**Data section**
*** Begin section ***
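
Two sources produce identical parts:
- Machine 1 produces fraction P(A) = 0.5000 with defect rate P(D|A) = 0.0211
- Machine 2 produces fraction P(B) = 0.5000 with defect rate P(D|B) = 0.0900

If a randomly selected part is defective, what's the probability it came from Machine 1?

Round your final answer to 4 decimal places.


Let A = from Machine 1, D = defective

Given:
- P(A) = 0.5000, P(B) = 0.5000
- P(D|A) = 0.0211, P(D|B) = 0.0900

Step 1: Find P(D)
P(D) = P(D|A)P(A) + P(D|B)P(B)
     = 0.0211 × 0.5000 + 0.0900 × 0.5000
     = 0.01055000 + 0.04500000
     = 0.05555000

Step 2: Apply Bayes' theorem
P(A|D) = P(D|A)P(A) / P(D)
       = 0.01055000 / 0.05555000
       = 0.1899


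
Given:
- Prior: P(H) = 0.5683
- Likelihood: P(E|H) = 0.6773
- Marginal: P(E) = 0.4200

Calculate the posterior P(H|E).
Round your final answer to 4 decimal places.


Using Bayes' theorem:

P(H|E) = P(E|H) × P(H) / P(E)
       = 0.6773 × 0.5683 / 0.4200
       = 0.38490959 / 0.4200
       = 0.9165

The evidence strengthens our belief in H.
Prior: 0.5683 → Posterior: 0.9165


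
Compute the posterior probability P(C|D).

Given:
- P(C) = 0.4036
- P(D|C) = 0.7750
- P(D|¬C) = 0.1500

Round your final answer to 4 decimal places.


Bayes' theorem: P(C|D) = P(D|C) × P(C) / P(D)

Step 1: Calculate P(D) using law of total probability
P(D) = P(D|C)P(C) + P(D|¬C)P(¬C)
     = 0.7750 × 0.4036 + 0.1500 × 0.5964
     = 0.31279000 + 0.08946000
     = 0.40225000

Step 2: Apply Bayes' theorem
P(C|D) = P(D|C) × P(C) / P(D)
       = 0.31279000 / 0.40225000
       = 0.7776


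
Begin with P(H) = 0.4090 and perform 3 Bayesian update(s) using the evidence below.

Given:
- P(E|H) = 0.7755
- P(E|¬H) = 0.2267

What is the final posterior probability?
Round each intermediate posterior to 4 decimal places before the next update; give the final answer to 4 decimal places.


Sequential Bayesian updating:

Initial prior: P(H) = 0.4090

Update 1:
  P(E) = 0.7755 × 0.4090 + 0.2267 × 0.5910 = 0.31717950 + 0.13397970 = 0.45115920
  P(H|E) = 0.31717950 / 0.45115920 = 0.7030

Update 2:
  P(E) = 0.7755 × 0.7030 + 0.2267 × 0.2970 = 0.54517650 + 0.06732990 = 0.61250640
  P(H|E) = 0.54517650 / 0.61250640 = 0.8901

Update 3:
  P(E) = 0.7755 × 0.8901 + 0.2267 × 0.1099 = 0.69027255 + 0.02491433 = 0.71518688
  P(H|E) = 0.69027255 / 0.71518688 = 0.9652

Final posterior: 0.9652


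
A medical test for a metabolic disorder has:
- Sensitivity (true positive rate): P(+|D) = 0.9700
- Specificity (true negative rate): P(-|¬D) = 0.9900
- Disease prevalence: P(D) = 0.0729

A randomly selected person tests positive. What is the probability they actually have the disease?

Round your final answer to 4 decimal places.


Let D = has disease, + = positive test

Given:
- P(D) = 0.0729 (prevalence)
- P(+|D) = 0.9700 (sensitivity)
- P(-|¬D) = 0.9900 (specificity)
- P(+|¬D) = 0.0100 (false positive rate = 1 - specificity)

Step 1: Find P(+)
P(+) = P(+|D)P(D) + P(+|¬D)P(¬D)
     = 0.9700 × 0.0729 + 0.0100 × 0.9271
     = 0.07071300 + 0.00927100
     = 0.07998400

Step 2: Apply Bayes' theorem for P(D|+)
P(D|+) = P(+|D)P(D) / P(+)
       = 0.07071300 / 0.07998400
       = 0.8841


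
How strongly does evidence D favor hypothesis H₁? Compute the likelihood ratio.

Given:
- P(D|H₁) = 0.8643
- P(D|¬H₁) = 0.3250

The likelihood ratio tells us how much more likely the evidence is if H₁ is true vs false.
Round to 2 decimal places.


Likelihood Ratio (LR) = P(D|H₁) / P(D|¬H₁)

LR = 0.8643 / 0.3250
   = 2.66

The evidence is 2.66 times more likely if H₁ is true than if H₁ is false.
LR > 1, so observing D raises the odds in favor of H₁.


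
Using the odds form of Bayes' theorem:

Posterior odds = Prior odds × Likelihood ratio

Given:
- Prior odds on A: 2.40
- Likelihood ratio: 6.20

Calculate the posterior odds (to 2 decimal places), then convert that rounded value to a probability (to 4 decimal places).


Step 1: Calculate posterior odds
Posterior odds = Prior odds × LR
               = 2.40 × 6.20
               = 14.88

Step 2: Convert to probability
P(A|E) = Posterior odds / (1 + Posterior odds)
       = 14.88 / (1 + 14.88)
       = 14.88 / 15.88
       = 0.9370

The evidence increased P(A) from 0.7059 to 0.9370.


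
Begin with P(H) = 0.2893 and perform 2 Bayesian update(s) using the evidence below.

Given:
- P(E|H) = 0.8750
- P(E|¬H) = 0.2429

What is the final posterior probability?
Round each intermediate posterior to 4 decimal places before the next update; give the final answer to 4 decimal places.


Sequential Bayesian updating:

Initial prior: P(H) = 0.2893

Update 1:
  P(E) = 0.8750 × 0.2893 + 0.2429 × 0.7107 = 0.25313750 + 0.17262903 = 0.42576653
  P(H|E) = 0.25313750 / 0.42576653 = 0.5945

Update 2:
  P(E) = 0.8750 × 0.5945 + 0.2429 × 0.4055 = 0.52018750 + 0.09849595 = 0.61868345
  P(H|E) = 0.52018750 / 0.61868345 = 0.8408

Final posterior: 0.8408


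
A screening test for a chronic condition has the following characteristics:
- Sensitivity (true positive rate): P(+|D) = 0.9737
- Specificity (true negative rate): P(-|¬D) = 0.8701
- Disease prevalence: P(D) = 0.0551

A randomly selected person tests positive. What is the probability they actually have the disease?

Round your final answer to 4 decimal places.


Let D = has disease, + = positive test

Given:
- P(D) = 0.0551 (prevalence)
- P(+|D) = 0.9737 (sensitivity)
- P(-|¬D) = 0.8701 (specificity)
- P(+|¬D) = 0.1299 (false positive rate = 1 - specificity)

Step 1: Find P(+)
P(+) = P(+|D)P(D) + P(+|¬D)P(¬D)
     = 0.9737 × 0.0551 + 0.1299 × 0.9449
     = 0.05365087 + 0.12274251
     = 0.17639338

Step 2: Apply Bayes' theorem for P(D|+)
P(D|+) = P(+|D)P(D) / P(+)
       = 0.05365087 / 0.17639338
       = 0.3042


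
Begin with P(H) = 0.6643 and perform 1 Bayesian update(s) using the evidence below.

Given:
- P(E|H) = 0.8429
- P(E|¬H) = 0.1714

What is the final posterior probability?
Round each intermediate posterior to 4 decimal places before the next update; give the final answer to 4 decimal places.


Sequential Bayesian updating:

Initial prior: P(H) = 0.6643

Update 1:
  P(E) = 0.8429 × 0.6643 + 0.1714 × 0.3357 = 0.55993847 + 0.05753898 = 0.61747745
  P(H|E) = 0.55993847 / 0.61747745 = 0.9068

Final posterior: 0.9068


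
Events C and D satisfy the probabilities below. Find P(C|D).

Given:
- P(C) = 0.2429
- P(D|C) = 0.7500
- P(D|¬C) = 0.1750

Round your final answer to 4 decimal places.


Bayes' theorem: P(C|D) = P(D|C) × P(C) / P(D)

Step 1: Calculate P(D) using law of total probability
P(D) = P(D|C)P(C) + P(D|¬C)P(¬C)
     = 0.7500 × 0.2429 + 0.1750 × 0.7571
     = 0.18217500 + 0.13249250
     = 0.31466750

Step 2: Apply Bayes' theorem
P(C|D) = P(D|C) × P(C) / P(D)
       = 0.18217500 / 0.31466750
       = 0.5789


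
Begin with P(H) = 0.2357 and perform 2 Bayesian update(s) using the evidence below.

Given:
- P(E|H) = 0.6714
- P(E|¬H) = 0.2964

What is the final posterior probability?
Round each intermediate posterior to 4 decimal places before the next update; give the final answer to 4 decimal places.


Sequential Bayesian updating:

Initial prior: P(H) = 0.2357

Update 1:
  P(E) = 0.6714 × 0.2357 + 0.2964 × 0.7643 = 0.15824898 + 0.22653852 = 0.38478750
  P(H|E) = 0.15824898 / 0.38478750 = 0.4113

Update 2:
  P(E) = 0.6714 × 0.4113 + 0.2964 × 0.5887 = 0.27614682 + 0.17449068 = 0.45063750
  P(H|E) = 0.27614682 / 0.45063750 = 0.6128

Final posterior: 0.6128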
*** End section ***
**Required work**
The entries above hold the needed span. Transcribe exactly the lines from the one with "Posterior odds = Prior odds × Likelihood" to the one with "- Likelihood ratio: 6.20", both included.

**Written answer**
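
Posterior odds = Prior odds × Likelihood ratio

Given:
- Prior odds on A: 2.40
- Likelihood ratio: 6.20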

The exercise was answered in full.